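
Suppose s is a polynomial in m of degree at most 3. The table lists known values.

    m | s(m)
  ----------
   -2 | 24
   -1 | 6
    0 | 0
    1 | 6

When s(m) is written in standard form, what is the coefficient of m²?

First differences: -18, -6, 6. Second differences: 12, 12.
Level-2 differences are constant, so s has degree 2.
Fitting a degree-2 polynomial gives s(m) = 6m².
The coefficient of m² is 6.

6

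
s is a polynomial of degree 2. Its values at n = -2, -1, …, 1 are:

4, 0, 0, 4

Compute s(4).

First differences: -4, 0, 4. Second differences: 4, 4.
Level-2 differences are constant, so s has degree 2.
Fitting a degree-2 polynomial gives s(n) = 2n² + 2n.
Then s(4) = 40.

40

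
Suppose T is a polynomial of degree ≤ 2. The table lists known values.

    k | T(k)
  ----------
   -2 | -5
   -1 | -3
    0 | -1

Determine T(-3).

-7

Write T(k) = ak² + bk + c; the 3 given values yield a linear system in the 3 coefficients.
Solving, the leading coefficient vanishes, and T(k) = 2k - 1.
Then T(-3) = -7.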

* * *

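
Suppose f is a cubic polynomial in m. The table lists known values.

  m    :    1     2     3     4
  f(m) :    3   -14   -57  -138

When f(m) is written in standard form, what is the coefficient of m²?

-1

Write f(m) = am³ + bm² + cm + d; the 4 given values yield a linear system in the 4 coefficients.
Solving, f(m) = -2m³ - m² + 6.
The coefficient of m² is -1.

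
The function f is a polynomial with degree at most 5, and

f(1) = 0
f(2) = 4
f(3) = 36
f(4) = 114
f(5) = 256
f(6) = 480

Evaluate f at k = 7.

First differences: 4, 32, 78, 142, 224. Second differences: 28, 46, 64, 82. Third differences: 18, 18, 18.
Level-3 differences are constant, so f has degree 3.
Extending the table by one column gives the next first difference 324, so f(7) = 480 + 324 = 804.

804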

...

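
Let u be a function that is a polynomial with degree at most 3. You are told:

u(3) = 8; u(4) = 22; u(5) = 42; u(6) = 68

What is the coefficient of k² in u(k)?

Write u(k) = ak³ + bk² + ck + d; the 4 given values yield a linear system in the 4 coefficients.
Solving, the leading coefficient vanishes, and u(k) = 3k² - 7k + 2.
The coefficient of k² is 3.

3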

» **WHAT IS NEEDED**:
Search the entries for the string "lists". Copy every line that has it.

» **SOLVED EXERCISE**:
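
Suppose s is a polynomial in m of degree at most 3. The table lists known values.
Suppose T is a polynomial of degree ≤ 2. The table lists known values.
Suppose f is a cubic polynomial in m. The table lists known values.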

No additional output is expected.